(Stored items)
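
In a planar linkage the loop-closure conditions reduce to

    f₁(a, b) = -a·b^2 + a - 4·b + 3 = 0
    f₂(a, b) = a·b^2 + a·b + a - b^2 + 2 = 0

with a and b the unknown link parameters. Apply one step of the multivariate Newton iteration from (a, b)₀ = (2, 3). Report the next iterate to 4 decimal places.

(1.2778, 1.7986)

At (2, 3): F = (-25.0000, 19.0000).
Jacobian J = [[-b^2 + 1, -2·a·b - 4], [b^2 + b + 1, 2·a·b + a - 2·b]].
At the point, J = [[-8.0000, -16.0000], [13.0000, 8.0000]] (det J = 144.0000).
Solving J·Δ = −F gives Δ = (-0.7222, -1.2014).
Then the next iterate is (a, b)₁ = (1.2778, 1.7986).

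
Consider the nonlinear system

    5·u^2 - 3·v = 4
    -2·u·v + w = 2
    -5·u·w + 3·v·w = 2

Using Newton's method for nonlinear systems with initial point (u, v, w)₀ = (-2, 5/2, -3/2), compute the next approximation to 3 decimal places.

(-1.403, 1.355, -0.436)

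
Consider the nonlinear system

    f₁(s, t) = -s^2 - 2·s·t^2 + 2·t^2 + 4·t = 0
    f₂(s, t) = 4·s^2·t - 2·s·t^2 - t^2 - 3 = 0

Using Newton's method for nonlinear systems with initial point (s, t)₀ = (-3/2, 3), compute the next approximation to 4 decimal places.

At (-3/2, 3): F = (54.7500, 42.0000).
Jacobian J = [[-2·s - 2·t^2, -4·s·t + 4·t + 4], [8·s·t - 2·t^2, 4·s^2 - 4·s·t - 2·t]].
At the point, J = [[-15.0000, 34.0000], [-54.0000, 21.0000]] (det J = 1521.0000).
Solving J·Δ = −F gives Δ = (0.1829, -1.5296).
Then the next iterate is (s, t)₁ = (-1.3171, 1.4704).

(-1.3171, 1.4704)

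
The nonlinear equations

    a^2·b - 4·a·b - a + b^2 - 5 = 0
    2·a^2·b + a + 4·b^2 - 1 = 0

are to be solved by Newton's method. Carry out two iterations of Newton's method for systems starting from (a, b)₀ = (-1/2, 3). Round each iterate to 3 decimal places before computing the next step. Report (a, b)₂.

(-0.823, 0.794)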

TASK: Using the entries above, give again each line from the one containing "f₂(a, b) = a·b^2 + a·b + a - b^2 + 2 = 0" through the last line, exactly and only those.

EXERCISE OUTPUT:
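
    f₂(a, b) = a·b^2 + a·b + a - b^2 + 2 = 0

with a and b the unknown link parameters. Apply one step of the multivariate Newton iteration from (a, b)₀ = (2, 3). Report the next iterate to 4 decimal places.

(1.2778, 1.7986)

At (2, 3): F = (-25.0000, 19.0000).
Jacobian J = [[-b^2 + 1, -2·a·b - 4], [b^2 + b + 1, 2·a·b + a - 2·b]].
At the point, J = [[-8.0000, -16.0000], [13.0000, 8.0000]] (det J = 144.0000).
Solving J·Δ = −F gives Δ = (-0.7222, -1.2014).
Then the next iterate is (a, b)₁ = (1.2778, 1.7986).

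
Consider the nonlinear system

    5·u^2 - 3·v = 4
    -2·u·v + w = 2
    -5·u·w + 3·v·w = 2

Using Newton's method for nonlinear systems with initial point (u, v, w)₀ = (-2, 5/2, -3/2), compute the next approximation to 3 decimal places.

(-1.403, 1.355, -0.436)

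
Consider the nonlinear system

    f₁(s, t) = -s^2 - 2·s·t^2 + 2·t^2 + 4·t = 0
    f₂(s, t) = 4·s^2·t - 2·s·t^2 - t^2 - 3 = 0

Using Newton's method for nonlinear systems with initial point (s, t)₀ = (-3/2, 3), compute the next approximation to 4 decimal places.

At (-3/2, 3): F = (54.7500, 42.0000).
Jacobian J = [[-2·s - 2·t^2, -4·s·t + 4·t + 4], [8·s·t - 2·t^2, 4·s^2 - 4·s·t - 2·t]].
At the point, J = [[-15.0000, 34.0000], [-54.0000, 21.0000]] (det J = 1521.0000).
Solving J·Δ = −F gives Δ = (0.1829, -1.5296).
Then the next iterate is (s, t)₁ = (-1.3171, 1.4704).

(-1.3171, 1.4704)

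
The nonlinear equations

    a^2·b - 4·a·b - a + b^2 - 5 = 0
    2·a^2·b + a + 4·b^2 - 1 = 0

are to be solved by Newton's method. Carry out two iterations of Newton's method for systems starting from (a, b)₀ = (-1/2, 3). Round each iterate to 3 decimal places before computing the next step. Report (a, b)₂.

(-0.823, 0.794)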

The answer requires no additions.